Collection entries:
******************************
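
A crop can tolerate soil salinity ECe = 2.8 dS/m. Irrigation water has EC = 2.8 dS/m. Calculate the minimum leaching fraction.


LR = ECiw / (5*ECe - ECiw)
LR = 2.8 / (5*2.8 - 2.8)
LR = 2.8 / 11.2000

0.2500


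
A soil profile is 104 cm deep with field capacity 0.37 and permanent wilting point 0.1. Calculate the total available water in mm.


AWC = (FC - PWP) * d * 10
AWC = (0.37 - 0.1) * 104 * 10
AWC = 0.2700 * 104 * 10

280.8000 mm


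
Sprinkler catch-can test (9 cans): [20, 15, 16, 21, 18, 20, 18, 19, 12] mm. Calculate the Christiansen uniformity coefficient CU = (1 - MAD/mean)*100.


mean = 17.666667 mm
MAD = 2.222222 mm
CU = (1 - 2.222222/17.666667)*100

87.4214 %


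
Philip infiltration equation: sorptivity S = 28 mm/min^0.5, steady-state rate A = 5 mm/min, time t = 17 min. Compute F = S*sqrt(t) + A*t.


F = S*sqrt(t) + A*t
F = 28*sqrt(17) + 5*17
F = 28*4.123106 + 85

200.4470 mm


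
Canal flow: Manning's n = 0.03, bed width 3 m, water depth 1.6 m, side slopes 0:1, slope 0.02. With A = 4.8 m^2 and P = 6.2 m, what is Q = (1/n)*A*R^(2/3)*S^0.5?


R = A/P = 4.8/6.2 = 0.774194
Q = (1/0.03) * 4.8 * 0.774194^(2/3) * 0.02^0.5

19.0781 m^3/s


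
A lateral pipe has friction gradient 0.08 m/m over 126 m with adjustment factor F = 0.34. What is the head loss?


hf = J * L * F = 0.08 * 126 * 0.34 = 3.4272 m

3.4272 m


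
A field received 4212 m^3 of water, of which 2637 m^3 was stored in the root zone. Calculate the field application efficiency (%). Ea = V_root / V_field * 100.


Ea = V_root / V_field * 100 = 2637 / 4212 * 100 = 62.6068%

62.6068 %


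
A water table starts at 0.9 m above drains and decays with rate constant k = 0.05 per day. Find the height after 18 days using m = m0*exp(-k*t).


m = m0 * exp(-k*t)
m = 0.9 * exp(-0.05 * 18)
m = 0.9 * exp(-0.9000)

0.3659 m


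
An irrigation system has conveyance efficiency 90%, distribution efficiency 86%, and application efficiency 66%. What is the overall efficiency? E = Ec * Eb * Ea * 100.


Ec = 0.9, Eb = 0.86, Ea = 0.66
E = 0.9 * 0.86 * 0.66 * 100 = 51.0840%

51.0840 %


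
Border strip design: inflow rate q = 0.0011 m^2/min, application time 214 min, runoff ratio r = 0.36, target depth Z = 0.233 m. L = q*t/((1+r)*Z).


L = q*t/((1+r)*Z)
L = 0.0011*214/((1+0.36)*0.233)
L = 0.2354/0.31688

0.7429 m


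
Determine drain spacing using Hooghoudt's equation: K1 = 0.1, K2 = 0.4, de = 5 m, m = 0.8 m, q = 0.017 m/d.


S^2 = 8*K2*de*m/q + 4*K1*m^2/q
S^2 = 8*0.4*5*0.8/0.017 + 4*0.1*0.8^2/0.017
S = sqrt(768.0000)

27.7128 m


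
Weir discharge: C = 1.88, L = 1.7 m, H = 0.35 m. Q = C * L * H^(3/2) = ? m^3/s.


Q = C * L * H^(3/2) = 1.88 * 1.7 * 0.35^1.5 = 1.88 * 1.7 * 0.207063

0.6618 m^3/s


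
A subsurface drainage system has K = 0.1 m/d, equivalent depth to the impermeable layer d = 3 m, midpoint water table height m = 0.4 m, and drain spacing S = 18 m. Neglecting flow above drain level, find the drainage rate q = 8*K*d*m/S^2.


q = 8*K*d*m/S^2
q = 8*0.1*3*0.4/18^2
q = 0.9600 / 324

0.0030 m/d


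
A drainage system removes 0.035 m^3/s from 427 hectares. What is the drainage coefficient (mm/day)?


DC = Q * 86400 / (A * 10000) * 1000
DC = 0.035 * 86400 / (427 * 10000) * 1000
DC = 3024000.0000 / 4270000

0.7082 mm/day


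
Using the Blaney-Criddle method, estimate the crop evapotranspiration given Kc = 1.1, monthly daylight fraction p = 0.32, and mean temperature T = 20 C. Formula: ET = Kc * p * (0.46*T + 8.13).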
******************************
## What the task asks
From the line containing "An irrigation system" through the last line of the entries above, print each line exactly as it stands.

## Solution to the problem
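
An irrigation system has conveyance efficiency 90%, distribution efficiency 86%, and application efficiency 66%. What is the overall efficiency? E = Ec * Eb * Ea * 100.


Ec = 0.9, Eb = 0.86, Ea = 0.66
E = 0.9 * 0.86 * 0.66 * 100 = 51.0840%

51.0840 %


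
Border strip design: inflow rate q = 0.0011 m^2/min, application time 214 min, runoff ratio r = 0.36, target depth Z = 0.233 m. L = q*t/((1+r)*Z).


L = q*t/((1+r)*Z)
L = 0.0011*214/((1+0.36)*0.233)
L = 0.2354/0.31688

0.7429 m


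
Determine drain spacing using Hooghoudt's equation: K1 = 0.1, K2 = 0.4, de = 5 m, m = 0.8 m, q = 0.017 m/d.


S^2 = 8*K2*de*m/q + 4*K1*m^2/q
S^2 = 8*0.4*5*0.8/0.017 + 4*0.1*0.8^2/0.017
S = sqrt(768.0000)

27.7128 m


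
Weir discharge: C = 1.88, L = 1.7 m, H = 0.35 m. Q = C * L * H^(3/2) = ? m^3/s.


Q = C * L * H^(3/2) = 1.88 * 1.7 * 0.35^1.5 = 1.88 * 1.7 * 0.207063

0.6618 m^3/s


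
A subsurface drainage system has K = 0.1 m/d, equivalent depth to the impermeable layer d = 3 m, midpoint water table height m = 0.4 m, and drain spacing S = 18 m. Neglecting flow above drain level, find the drainage rate q = 8*K*d*m/S^2.


q = 8*K*d*m/S^2
q = 8*0.1*3*0.4/18^2
q = 0.9600 / 324

0.0030 m/d


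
A drainage system removes 0.035 m^3/s from 427 hectares. What is the drainage coefficient (mm/day)?


DC = Q * 86400 / (A * 10000) * 1000
DC = 0.035 * 86400 / (427 * 10000) * 1000
DC = 3024000.0000 / 4270000

0.7082 mm/day


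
Using the Blaney-Criddle method, estimate the crop evapotranspiration given Kc = 1.1, monthly daylight fraction p = 0.32, and mean temperature T = 20 C. Formula: ET = Kc * p * (0.46*T + 8.13).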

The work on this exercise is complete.